● EXERCISE PROMPT:
Look through the listing for the string "plays" and copy out every line that holds it.

══════════

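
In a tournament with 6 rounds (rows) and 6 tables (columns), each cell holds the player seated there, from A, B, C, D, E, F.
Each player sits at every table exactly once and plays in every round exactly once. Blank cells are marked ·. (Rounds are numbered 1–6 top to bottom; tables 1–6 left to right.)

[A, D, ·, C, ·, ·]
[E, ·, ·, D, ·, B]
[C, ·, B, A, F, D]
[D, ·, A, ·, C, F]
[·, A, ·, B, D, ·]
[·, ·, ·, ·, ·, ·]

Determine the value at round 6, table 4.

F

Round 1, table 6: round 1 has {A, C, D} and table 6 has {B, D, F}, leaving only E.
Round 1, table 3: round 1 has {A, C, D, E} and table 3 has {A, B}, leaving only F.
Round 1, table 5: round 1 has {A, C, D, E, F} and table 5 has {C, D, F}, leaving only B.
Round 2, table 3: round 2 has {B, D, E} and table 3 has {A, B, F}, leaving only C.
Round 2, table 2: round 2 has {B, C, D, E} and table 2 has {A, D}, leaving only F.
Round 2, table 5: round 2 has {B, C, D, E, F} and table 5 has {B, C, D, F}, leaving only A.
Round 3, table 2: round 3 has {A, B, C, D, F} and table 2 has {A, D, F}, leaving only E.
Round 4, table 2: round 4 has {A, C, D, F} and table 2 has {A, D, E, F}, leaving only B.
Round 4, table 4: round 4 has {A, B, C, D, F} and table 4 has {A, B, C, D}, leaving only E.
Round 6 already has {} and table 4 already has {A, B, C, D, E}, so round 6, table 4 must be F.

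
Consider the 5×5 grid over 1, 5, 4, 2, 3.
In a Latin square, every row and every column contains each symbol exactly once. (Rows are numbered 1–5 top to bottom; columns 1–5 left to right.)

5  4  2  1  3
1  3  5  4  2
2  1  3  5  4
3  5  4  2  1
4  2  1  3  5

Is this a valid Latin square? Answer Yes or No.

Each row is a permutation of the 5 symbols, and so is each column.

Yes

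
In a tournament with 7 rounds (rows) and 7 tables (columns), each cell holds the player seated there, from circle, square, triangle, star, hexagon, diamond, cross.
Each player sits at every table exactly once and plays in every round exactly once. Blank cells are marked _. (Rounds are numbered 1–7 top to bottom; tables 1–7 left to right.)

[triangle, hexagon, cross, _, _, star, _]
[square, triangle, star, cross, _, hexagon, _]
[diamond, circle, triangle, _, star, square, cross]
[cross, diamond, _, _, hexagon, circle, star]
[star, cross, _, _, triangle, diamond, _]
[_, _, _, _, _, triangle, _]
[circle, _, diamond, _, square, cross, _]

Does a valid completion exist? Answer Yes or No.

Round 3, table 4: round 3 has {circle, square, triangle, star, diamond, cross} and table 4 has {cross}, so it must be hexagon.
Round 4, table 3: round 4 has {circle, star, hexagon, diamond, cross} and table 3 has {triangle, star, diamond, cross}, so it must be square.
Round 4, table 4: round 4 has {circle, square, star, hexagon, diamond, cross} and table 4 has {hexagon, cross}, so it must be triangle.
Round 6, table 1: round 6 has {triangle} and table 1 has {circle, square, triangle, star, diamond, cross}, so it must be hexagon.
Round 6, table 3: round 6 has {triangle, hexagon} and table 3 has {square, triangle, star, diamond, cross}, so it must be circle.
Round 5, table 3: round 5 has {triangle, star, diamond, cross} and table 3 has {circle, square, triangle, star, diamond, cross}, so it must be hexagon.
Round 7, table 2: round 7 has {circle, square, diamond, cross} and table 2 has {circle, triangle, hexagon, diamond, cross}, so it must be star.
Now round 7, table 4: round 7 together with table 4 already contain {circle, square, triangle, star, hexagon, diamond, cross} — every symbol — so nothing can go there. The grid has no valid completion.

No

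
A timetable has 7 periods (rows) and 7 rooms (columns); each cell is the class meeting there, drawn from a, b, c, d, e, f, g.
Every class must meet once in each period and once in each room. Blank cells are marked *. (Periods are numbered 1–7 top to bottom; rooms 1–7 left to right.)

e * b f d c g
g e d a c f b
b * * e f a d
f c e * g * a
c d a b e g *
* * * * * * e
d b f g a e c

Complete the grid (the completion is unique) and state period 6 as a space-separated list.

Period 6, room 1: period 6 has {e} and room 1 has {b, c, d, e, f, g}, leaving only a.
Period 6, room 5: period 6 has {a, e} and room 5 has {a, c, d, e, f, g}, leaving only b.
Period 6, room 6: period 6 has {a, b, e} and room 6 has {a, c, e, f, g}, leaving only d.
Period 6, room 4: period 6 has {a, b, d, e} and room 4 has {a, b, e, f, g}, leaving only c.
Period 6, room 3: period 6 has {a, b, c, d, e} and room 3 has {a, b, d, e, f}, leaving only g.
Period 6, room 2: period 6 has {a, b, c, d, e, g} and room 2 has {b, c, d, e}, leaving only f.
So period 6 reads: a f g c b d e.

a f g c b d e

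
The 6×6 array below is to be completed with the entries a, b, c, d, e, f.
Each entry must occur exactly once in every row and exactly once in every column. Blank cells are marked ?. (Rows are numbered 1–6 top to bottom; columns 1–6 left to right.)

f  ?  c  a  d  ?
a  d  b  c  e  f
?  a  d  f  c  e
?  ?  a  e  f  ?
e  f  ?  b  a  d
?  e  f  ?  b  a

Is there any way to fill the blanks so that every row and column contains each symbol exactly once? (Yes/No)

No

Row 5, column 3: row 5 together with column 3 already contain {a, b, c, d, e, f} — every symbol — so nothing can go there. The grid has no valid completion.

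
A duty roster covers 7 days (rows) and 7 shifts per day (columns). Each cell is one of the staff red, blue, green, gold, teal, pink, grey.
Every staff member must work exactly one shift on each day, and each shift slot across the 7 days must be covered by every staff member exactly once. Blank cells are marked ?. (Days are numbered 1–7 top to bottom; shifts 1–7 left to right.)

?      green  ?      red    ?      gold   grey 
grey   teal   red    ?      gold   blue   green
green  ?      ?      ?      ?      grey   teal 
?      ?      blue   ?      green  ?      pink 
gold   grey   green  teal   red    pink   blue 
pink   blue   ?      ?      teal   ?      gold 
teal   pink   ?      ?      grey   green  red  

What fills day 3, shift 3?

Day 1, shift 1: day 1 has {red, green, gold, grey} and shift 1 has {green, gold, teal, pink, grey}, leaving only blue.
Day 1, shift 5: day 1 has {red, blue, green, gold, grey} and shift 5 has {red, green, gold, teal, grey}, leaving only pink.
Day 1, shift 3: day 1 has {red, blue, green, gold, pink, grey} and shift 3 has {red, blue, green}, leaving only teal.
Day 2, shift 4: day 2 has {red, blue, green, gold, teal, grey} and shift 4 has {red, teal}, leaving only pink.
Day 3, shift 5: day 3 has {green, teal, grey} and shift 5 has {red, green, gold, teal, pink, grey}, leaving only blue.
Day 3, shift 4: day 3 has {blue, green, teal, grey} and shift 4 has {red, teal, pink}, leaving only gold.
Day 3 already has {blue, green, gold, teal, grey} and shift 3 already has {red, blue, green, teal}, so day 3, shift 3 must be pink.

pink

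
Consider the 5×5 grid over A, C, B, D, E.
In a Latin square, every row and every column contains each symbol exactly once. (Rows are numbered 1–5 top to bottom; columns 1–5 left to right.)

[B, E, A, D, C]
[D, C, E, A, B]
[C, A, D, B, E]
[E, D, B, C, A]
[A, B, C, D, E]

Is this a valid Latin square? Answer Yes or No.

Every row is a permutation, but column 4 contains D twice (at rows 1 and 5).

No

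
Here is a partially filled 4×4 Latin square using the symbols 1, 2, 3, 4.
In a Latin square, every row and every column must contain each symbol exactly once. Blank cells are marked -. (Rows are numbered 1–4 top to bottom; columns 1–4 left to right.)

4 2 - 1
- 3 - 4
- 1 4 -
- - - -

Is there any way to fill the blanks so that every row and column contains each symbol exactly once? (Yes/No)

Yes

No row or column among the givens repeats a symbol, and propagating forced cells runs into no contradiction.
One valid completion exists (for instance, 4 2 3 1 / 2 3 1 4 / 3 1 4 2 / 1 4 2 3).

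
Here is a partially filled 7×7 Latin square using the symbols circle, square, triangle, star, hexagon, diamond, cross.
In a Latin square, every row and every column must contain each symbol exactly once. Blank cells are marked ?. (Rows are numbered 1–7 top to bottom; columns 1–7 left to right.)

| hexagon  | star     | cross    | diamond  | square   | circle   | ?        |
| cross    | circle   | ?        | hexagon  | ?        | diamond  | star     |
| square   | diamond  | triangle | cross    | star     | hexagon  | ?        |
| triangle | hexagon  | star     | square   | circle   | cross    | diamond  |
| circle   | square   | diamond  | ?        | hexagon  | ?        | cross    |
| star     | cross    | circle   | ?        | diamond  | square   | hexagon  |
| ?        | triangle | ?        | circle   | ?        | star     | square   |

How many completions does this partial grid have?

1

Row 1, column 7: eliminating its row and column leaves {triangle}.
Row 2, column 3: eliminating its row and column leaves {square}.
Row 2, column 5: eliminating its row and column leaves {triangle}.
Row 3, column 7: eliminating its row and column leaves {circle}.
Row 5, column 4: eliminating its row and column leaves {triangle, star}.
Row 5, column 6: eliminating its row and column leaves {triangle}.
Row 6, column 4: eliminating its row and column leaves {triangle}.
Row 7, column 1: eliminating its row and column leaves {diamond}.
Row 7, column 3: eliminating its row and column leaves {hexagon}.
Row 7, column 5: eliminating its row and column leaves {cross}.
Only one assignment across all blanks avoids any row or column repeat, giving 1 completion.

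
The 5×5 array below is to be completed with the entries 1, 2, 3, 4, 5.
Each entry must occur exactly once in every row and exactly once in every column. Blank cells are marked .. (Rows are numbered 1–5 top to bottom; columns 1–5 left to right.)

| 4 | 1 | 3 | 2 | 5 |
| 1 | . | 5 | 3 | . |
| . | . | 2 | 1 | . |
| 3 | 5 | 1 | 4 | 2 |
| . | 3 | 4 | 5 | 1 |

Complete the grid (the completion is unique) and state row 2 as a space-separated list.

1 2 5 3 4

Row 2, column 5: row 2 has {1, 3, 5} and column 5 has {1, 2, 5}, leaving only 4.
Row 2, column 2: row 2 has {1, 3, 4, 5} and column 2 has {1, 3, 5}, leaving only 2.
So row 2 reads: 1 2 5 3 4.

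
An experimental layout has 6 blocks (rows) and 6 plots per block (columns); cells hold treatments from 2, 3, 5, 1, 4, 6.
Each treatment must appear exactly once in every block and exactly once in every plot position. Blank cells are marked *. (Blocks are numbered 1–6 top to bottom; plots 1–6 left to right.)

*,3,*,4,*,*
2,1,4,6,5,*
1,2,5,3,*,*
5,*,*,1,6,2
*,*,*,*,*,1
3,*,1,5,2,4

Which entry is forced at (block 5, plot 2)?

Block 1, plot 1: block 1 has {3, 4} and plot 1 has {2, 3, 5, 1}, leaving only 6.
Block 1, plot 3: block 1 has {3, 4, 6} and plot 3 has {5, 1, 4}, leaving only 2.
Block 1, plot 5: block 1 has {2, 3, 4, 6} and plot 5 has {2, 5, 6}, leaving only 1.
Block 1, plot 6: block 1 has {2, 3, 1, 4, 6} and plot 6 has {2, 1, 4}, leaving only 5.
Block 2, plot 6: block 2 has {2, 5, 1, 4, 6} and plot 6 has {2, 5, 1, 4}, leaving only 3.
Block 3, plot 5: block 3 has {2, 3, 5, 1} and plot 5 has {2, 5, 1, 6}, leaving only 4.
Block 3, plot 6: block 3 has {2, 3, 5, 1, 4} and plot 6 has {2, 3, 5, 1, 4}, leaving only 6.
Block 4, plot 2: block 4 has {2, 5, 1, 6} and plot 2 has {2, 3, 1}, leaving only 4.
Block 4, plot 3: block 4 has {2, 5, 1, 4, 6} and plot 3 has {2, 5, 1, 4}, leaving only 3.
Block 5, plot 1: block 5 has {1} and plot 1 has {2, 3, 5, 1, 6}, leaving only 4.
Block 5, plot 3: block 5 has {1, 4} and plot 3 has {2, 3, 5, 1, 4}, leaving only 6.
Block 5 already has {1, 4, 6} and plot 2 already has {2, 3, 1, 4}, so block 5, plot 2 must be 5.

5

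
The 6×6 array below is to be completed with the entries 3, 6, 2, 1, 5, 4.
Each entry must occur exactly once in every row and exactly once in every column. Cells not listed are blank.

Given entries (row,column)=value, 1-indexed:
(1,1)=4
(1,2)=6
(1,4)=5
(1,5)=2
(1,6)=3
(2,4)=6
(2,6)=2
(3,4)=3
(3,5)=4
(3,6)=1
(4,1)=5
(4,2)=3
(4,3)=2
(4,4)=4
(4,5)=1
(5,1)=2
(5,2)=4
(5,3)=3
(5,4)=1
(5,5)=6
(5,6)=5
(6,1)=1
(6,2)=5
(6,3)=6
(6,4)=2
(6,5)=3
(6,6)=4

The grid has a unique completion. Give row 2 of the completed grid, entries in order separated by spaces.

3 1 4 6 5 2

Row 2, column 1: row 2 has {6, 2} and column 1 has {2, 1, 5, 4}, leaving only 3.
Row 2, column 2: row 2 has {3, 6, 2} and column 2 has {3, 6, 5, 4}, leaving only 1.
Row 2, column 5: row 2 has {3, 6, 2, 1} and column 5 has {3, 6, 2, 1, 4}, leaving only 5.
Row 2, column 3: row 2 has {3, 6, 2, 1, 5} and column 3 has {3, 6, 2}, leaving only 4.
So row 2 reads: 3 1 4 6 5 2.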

══════════

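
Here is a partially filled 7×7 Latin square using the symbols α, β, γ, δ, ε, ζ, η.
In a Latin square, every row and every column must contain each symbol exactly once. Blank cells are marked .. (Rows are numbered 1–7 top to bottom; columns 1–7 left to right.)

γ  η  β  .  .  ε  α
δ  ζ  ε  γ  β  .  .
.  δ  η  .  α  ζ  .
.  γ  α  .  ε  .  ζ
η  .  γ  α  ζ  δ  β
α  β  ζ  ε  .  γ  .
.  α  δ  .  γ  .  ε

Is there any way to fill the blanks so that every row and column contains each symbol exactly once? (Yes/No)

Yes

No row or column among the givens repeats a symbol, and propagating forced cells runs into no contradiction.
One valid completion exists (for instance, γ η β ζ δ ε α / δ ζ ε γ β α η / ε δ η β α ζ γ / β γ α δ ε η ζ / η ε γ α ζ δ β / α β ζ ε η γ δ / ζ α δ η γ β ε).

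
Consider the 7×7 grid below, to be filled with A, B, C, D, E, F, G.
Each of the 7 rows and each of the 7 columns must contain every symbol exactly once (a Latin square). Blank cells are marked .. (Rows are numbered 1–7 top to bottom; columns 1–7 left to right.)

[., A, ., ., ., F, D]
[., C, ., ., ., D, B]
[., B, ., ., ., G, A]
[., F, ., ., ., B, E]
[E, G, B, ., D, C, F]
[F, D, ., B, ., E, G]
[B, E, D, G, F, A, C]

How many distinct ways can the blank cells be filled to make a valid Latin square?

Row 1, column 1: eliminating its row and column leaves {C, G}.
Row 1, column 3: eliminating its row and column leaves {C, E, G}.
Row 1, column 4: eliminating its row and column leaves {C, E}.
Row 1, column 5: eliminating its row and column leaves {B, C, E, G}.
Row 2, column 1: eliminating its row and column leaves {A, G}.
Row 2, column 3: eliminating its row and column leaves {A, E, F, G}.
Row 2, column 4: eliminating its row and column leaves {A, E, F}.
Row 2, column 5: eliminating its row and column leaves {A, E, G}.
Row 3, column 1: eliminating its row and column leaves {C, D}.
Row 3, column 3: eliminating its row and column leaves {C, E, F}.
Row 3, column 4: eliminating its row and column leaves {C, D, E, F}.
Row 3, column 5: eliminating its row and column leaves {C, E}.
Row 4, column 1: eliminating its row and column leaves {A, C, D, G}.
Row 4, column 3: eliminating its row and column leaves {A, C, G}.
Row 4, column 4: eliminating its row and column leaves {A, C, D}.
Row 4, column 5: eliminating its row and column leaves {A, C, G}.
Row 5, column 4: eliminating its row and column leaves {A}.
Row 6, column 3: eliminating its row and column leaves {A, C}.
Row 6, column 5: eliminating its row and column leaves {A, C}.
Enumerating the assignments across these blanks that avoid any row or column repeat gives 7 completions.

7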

══════════

● REPLY:
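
Each player sits at every table exactly once and plays in every round exactly once. Blank cells are marked ·. (Rounds are numbered 1–6 top to bottom; tables 1–6 left to right.)
Each player sits at every table exactly once and plays in every round exactly once. Blank cells are marked _. (Rounds are numbered 1–7 top to bottom; tables 1–7 left to right.)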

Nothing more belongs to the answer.